◆ Work required ◆
In the entries that follow, the lines from the one with "Present each step" through the one with "A grammar is" are the ones to write out, exactly and with both ends included. Nothing else should appear.
::::::
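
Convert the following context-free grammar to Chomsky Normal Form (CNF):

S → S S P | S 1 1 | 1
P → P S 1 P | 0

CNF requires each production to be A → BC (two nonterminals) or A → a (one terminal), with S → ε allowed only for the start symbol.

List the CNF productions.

T1 → 1; S → 1; P → 0; S → S X0; X0 → S P; S → S X1; X1 → T1 T1; P → P X2; X2 → S X3; X3 → T1 P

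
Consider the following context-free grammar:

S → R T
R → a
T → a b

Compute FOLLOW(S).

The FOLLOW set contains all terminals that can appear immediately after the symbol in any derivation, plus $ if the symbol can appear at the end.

We compute FOLLOW(S) using the standard algorithm.
FOLLOW(S) starts with {$}.
FIRST(R) = {a}
FIRST(S) = {a}
FIRST(T) = {a}
FOLLOW(R) = {a}
FOLLOW(S) = {$}
FOLLOW(T) = {$}
Therefore, FOLLOW(S) = {$}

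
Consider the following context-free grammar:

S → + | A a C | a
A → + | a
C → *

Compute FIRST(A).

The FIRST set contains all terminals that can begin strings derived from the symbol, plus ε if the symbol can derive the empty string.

We compute FIRST(A) using the standard algorithm.
FIRST(A) = {+, a}
FIRST(C) = {*}
FIRST(S) = {+, a}
Therefore, FIRST(A) = {+, a}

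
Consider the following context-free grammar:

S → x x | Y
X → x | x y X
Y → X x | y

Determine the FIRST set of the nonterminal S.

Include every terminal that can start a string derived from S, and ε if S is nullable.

We compute FIRST(S) using the standard algorithm.
FIRST(S) = {x, y}
FIRST(X) = {x}
FIRST(Y) = {x, y}
Therefore, FIRST(S) = {x, y}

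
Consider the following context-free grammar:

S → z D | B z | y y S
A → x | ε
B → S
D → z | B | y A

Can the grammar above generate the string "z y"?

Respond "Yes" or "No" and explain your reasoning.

Yes - a valid derivation exists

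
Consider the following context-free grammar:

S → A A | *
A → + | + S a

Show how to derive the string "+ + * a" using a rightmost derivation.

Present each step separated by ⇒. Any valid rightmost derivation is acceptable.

S ⇒ A A ⇒ A + S a ⇒ A + * a ⇒ + + * a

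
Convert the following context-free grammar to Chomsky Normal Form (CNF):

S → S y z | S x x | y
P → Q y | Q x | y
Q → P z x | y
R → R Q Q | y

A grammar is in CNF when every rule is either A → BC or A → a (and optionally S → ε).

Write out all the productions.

TY → y; TZ → z; TX → x; S → y; P → y; Q → y; R → y; S → S X0; X0 → TY TZ; S → S X1; X1 → TX TX; P → Q TY; P → Q TX; Q → P X2; X2 → TZ TX; R → R X3; X3 → Q Q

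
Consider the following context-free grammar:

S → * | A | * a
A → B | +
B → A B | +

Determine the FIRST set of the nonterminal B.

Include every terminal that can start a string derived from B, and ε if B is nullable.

We compute FIRST(B) using the standard algorithm.
FIRST(A) = {+}
FIRST(B) = {+}
FIRST(S) = {*, +}
Therefore, FIRST(B) = {+}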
::::::
◆ Task response ◆
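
Present each step separated by ⇒. Any valid rightmost derivation is acceptable.

S ⇒ A A ⇒ A + S a ⇒ A + * a ⇒ + + * a

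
Convert the following context-free grammar to Chomsky Normal Form (CNF):

S → S y z | S x x | y
P → Q y | Q x | y
Q → P z x | y
R → R Q Q | y

A grammar is in CNF when every rule is either A → BC or A → a (and optionally S → ε).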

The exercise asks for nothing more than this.